(WHAT YOU HAVE TO DO)
Output the entries below so that they read exactly as they do now.

(DATA EXCERPTS)
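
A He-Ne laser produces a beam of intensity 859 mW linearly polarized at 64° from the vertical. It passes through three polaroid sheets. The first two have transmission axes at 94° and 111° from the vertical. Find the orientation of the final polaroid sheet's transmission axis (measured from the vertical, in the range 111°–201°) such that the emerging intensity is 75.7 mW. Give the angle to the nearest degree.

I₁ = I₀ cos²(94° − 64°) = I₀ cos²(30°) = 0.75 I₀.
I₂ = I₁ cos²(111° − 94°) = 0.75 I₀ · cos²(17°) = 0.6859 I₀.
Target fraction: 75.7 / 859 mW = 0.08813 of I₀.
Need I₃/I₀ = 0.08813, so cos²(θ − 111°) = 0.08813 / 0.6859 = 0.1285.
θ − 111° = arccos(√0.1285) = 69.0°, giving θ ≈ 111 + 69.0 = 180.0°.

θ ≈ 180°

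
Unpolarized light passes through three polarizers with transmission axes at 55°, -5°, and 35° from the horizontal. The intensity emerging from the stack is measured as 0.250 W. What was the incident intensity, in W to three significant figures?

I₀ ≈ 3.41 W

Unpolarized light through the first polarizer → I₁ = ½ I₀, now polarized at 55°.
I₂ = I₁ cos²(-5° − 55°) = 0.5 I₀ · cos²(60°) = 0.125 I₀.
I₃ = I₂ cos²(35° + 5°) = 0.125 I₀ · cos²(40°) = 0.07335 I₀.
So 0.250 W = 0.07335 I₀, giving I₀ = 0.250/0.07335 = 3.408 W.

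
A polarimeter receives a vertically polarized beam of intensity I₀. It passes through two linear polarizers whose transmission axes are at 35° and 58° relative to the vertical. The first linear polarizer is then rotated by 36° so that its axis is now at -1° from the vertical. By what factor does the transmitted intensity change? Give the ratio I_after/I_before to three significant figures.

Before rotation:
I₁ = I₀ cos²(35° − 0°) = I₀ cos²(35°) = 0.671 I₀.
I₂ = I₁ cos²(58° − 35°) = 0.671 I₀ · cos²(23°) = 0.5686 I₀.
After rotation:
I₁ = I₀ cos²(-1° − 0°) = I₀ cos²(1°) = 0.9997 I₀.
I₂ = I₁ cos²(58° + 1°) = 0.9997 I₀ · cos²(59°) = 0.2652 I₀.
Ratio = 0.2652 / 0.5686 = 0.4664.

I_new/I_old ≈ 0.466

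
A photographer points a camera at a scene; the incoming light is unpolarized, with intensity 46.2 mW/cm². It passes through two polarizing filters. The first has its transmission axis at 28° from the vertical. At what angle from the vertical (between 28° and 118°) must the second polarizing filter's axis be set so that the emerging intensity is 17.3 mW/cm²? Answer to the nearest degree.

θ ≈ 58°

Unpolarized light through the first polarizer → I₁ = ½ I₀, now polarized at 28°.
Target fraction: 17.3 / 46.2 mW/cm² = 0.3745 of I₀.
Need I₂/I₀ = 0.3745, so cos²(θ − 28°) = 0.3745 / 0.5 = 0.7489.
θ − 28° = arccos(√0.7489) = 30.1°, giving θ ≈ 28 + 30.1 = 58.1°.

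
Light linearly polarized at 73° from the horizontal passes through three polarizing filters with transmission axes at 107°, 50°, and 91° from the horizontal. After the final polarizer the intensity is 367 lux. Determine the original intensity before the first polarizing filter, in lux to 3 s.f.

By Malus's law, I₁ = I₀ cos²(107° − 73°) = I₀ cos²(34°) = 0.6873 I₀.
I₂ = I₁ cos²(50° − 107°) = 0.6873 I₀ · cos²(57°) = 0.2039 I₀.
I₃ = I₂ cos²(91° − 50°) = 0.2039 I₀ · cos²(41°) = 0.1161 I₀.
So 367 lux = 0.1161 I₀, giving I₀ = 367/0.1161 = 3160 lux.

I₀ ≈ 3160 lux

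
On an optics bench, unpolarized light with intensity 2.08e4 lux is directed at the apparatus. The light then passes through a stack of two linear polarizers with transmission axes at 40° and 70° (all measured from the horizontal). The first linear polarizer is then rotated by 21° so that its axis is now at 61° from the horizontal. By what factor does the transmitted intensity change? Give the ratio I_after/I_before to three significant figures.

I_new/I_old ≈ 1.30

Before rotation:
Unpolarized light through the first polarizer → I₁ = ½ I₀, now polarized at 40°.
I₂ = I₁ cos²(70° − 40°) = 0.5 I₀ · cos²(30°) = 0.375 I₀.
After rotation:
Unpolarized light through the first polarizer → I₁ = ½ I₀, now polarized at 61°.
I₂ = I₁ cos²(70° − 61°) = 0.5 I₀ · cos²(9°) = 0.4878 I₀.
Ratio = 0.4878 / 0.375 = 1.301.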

(TASK OUTPUT)
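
A He-Ne laser produces a beam of intensity 859 mW linearly polarized at 64° from the vertical. It passes through three polaroid sheets. The first two have transmission axes at 94° and 111° from the vertical. Find the orientation of the final polaroid sheet's transmission axis (measured from the vertical, in the range 111°–201°) such that the emerging intensity is 75.7 mW. Give the angle to the nearest degree.

I₁ = I₀ cos²(94° − 64°) = I₀ cos²(30°) = 0.75 I₀.
I₂ = I₁ cos²(111° − 94°) = 0.75 I₀ · cos²(17°) = 0.6859 I₀.
Target fraction: 75.7 / 859 mW = 0.08813 of I₀.
Need I₃/I₀ = 0.08813, so cos²(θ − 111°) = 0.08813 / 0.6859 = 0.1285.
θ − 111° = arccos(√0.1285) = 69.0°, giving θ ≈ 111 + 69.0 = 180.0°.

θ ≈ 180°

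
Unpolarized light passes through three polarizers with transmission axes at 55°, -5°, and 35° from the horizontal. The intensity emerging from the stack is measured as 0.250 W. What was the incident intensity, in W to three significant figures?

I₀ ≈ 3.41 W

Unpolarized light through the first polarizer → I₁ = ½ I₀, now polarized at 55°.
I₂ = I₁ cos²(-5° − 55°) = 0.5 I₀ · cos²(60°) = 0.125 I₀.
I₃ = I₂ cos²(35° + 5°) = 0.125 I₀ · cos²(40°) = 0.07335 I₀.
So 0.250 W = 0.07335 I₀, giving I₀ = 0.250/0.07335 = 3.408 W.

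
A polarimeter receives a vertically polarized beam of intensity I₀. It passes through two linear polarizers whose transmission axes are at 35° and 58° relative to the vertical. The first linear polarizer is then rotated by 36° so that its axis is now at -1° from the vertical. By what factor does the transmitted intensity change? Give the ratio I_after/I_before to three significant figures.

Before rotation:
I₁ = I₀ cos²(35° − 0°) = I₀ cos²(35°) = 0.671 I₀.
I₂ = I₁ cos²(58° − 35°) = 0.671 I₀ · cos²(23°) = 0.5686 I₀.
After rotation:
I₁ = I₀ cos²(-1° − 0°) = I₀ cos²(1°) = 0.9997 I₀.
I₂ = I₁ cos²(58° + 1°) = 0.9997 I₀ · cos²(59°) = 0.2652 I₀.
Ratio = 0.2652 / 0.5686 = 0.4664.

I_new/I_old ≈ 0.466

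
A photographer points a camera at a scene; the incoming light is unpolarized, with intensity 46.2 mW/cm². It passes through two polarizing filters. The first has its transmission axis at 28° from the vertical. At what angle from the vertical (between 28° and 118°) must the second polarizing filter's axis be set so that the emerging intensity is 17.3 mW/cm²? Answer to the nearest degree.

θ ≈ 58°

Unpolarized light through the first polarizer → I₁ = ½ I₀, now polarized at 28°.
Target fraction: 17.3 / 46.2 mW/cm² = 0.3745 of I₀.
Need I₂/I₀ = 0.3745, so cos²(θ − 28°) = 0.3745 / 0.5 = 0.7489.
θ − 28° = arccos(√0.7489) = 30.1°, giving θ ≈ 28 + 30.1 = 58.1°.

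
Light linearly polarized at 73° from the horizontal passes through three polarizing filters with transmission axes at 107°, 50°, and 91° from the horizontal. After the final polarizer the intensity is 367 lux. Determine the original intensity before the first polarizing filter, in lux to 3 s.f.

By Malus's law, I₁ = I₀ cos²(107° − 73°) = I₀ cos²(34°) = 0.6873 I₀.
I₂ = I₁ cos²(50° − 107°) = 0.6873 I₀ · cos²(57°) = 0.2039 I₀.
I₃ = I₂ cos²(91° − 50°) = 0.2039 I₀ · cos²(41°) = 0.1161 I₀.
So 367 lux = 0.1161 I₀, giving I₀ = 367/0.1161 = 3160 lux.

I₀ ≈ 3160 lux

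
On an optics bench, unpolarized light with intensity 2.08e4 lux is directed at the apparatus. The light then passes through a stack of two linear polarizers with transmission axes at 40° and 70° (all measured from the horizontal). The first linear polarizer is then rotated by 21° so that its axis is now at 61° from the horizontal. By what factor does the transmitted intensity change? Give the ratio I_after/I_before to three significant figures.

I_new/I_old ≈ 1.30

Before rotation:
Unpolarized light through the first polarizer → I₁ = ½ I₀, now polarized at 40°.
I₂ = I₁ cos²(70° − 40°) = 0.5 I₀ · cos²(30°) = 0.375 I₀.
After rotation:
Unpolarized light through the first polarizer → I₁ = ½ I₀, now polarized at 61°.
I₂ = I₁ cos²(70° − 61°) = 0.5 I₀ · cos²(9°) = 0.4878 I₀.
Ratio = 0.4878 / 0.375 = 1.301.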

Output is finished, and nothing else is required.